* _WHAT YOU SHOULD DO_:
Your answer should be the complete set of entries, transcribed exactly.

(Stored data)
--------------------------------

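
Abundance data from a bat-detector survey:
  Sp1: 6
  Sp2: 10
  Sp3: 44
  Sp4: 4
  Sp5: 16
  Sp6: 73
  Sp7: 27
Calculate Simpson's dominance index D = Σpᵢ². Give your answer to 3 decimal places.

0.259

Total N = 6+10+44+4+16+73+27 = 180, so the proportions are 0.03333, 0.05556, 0.24444, 0.02222, 0.08889, 0.40556, 0.15 (working shown to 5 dp, full precision carried).
D = 0.03333² + 0.05556² + 0.24444² + 0.02222² + 0.08889² + 0.40556² + 0.15² = 0.00111 + 0.00309 + 0.05975 + 0.00049 + 0.00790 + 0.16448 + 0.02250 = 0.25932.
To 3 decimal places, D = 0.259.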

--------------------------------

* _ANSWER FOR THIS EXERCISE_:
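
Abundance data from a bat-detector survey:
  Sp1: 6
  Sp2: 10
  Sp3: 44
  Sp4: 4
  Sp5: 16
  Sp6: 73
  Sp7: 27
Calculate Simpson's dominance index D = Σpᵢ². Give your answer to 3 decimal places.

0.259

Total N = 6+10+44+4+16+73+27 = 180, so the proportions are 0.03333, 0.05556, 0.24444, 0.02222, 0.08889, 0.40556, 0.15 (working shown to 5 dp, full precision carried).
D = 0.03333² + 0.05556² + 0.24444² + 0.02222² + 0.08889² + 0.40556² + 0.15² = 0.00111 + 0.00309 + 0.05975 + 0.00049 + 0.00790 + 0.16448 + 0.02250 = 0.25932.
To 3 decimal places, D = 0.259.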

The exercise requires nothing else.